The task ::
From the data below, repeat exactly the lines from the line with "H(s) = (4s + 28) / (s^2 + 8s + 25)" to the line with "A plant in a", both included.

►

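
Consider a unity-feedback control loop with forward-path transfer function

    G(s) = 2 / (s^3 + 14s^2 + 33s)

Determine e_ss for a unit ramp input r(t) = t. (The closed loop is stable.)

G(s) has one pole at the origin.
This is a Type 1 system. Kv = lim_{s→0} s·G(s) = 2/33.
e_ss = 1/Kv = 1/(2/33) = 33/2 ≈ 16.50.

e_ss = 16.50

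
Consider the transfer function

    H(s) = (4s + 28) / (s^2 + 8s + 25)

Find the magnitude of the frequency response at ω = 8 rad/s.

Substitute s = j8: numerator = 28 + j32, denominator = -39 + j64.
|H(j8)| = |28 + j32| / |-39 + j64| = 42.521 / 74.947 ≈ 0.5673.

|H(j8)| ≈ 0.5673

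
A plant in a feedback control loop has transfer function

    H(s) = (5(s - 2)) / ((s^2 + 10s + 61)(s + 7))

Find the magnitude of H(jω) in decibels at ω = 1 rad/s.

|H(j1)|_dB ≈ -31.7 dB

Substitute s = j1: numerator = -10 + j5, denominator = 410 + j130.
|H(j1)| = |-10 + j5| / |410 + j130| = 11.180 / 430.12 ≈ 0.02599.
In decibels: 20·log₁₀(0.02599) ≈ -31.7 dB.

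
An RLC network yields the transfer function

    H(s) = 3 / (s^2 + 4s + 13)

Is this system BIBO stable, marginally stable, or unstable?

stable

The denominator s^2 + 4s + 13 factors as (s^2 + 4s + 13), giving poles at s = -2 + 3j, -2 - 3j.
Since all poles lie strictly in the left half-plane, the system is stable.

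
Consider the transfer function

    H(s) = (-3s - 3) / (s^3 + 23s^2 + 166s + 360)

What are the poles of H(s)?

The poles are the roots of the denominator s^3 + 23s^2 + 166s + 360 = 0.
Trying s = -10: the polynomial evaluates to 0, so (s + 10) is a factor.
Dividing out leaves s^2 + 13s + 36 = 0.
Factoring the quadratic: (s + 9)(s + 4) = 0.

s = -10, -9, -4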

◄

Result of the task ::
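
    H(s) = (4s + 28) / (s^2 + 8s + 25)

Find the magnitude of the frequency response at ω = 8 rad/s.

Substitute s = j8: numerator = 28 + j32, denominator = -39 + j64.
|H(j8)| = |28 + j32| / |-39 + j64| = 42.521 / 74.947 ≈ 0.5673.

|H(j8)| ≈ 0.5673

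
A plant in a feedback control loop has transfer function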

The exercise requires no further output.